Your instructions -> Copy out the entries that follow. Leave none out.

-------

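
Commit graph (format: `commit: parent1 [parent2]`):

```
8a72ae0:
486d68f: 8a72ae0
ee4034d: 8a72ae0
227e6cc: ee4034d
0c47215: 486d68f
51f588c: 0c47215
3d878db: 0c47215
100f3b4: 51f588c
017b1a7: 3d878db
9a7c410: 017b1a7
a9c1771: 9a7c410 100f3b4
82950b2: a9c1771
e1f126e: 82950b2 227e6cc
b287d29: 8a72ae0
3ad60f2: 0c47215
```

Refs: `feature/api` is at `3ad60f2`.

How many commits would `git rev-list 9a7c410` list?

Walking parent pointers from 9a7c410: reachable set = {017b1a7, 0c47215, 3d878db, 486d68f, 8a72ae0, 9a7c410}.
That is 6 commits.

6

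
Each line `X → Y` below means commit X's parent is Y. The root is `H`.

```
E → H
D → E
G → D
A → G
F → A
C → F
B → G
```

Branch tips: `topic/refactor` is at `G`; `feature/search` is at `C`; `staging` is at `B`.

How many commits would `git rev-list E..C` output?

5

Reachable from C: {A, C, D, E, F, G, H}.
Reachable from E: {E, H}.
In C's history but not E's: {A, C, D, F, G} — 5 commits.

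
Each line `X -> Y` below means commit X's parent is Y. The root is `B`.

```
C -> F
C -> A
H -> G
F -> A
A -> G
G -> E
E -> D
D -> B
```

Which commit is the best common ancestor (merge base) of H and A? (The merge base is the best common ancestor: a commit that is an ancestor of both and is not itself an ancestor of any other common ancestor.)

Ancestors of H: {B, D, E, G, H}.
Ancestors of A: {A, B, D, E, G}.
Common ancestors: {B, D, E, G}.
Among these, G is not an ancestor of any other common ancestor — it is the merge base.

G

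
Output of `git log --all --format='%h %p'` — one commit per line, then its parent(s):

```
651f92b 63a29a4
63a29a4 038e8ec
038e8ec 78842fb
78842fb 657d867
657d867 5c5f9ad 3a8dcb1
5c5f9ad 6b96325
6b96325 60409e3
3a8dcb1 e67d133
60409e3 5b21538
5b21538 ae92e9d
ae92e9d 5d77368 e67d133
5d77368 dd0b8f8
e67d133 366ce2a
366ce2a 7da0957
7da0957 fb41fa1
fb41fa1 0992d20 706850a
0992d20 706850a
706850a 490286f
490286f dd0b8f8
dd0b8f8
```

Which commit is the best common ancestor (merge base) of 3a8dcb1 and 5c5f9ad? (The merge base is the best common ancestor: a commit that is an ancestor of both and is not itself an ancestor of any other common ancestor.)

Ancestors of 3a8dcb1: {0992d20, 366ce2a, 3a8dcb1, 490286f, 706850a, 7da0957, dd0b8f8, e67d133, fb41fa1}.
Ancestors of 5c5f9ad: {0992d20, 366ce2a, 490286f, 5b21538, 5c5f9ad, 5d77368, 60409e3, 6b96325, 706850a, 7da0957, ae92e9d, dd0b8f8, e67d133, fb41fa1}.
Common ancestors: {0992d20, 366ce2a, 490286f, 706850a, 7da0957, dd0b8f8, e67d133, fb41fa1}.
Among these, e67d133 is not an ancestor of any other common ancestor — it is the merge base.

e67d133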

-------

Result of this task ->
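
Commit graph (format: `commit: parent1 [parent2]`):

```
8a72ae0:
486d68f: 8a72ae0
ee4034d: 8a72ae0
227e6cc: ee4034d
0c47215: 486d68f
51f588c: 0c47215
3d878db: 0c47215
100f3b4: 51f588c
017b1a7: 3d878db
9a7c410: 017b1a7
a9c1771: 9a7c410 100f3b4
82950b2: a9c1771
e1f126e: 82950b2 227e6cc
b287d29: 8a72ae0
3ad60f2: 0c47215
```

Refs: `feature/api` is at `3ad60f2`.

How many commits would `git rev-list 9a7c410` list?

Walking parent pointers from 9a7c410: reachable set = {017b1a7, 0c47215, 3d878db, 486d68f, 8a72ae0, 9a7c410}.
That is 6 commits.

6

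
Each line `X → Y` below means commit X's parent is Y. The root is `H`.

```
E → H
D → E
G → D
A → G
F → A
C → F
B → G
```

Branch tips: `topic/refactor` is at `G`; `feature/search` is at `C`; `staging` is at `B`.

How many commits would `git rev-list E..C` output?

5

Reachable from C: {A, C, D, E, F, G, H}.
Reachable from E: {E, H}.
In C's history but not E's: {A, C, D, F, G} — 5 commits.

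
Each line `X -> Y` below means commit X's parent is Y. The root is `B`.

```
C -> F
C -> A
H -> G
F -> A
A -> G
G -> E
E -> D
D -> B
```

Which commit is the best common ancestor (merge base) of H and A? (The merge base is the best common ancestor: a commit that is an ancestor of both and is not itself an ancestor of any other common ancestor.)

Ancestors of H: {B, D, E, G, H}.
Ancestors of A: {A, B, D, E, G}.
Common ancestors: {B, D, E, G}.
Among these, G is not an ancestor of any other common ancestor — it is the merge base.

G

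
Output of `git log --all --format='%h %p'` — one commit per line, then its parent(s):

```
651f92b 63a29a4
63a29a4 038e8ec
038e8ec 78842fb
78842fb 657d867
657d867 5c5f9ad 3a8dcb1
5c5f9ad 6b96325
6b96325 60409e3
3a8dcb1 e67d133
60409e3 5b21538
5b21538 ae92e9d
ae92e9d 5d77368 e67d133
5d77368 dd0b8f8
e67d133 366ce2a
366ce2a 7da0957
7da0957 fb41fa1
fb41fa1 0992d20 706850a
0992d20 706850a
706850a 490286f
490286f dd0b8f8
dd0b8f8
```

Which commit is the best common ancestor (merge base) of 3a8dcb1 and 5c5f9ad? (The merge base is the best common ancestor: a commit that is an ancestor of both and is not itself an ancestor of any other common ancestor.)

Ancestors of 3a8dcb1: {0992d20, 366ce2a, 3a8dcb1, 490286f, 706850a, 7da0957, dd0b8f8, e67d133, fb41fa1}.
Ancestors of 5c5f9ad: {0992d20, 366ce2a, 490286f, 5b21538, 5c5f9ad, 5d77368, 60409e3, 6b96325, 706850a, 7da0957, ae92e9d, dd0b8f8, e67d133, fb41fa1}.
Common ancestors: {0992d20, 366ce2a, 490286f, 706850a, 7da0957, dd0b8f8, e67d133, fb41fa1}.
Among these, e67d133 is not an ancestor of any other common ancestor — it is the merge base.

e67d133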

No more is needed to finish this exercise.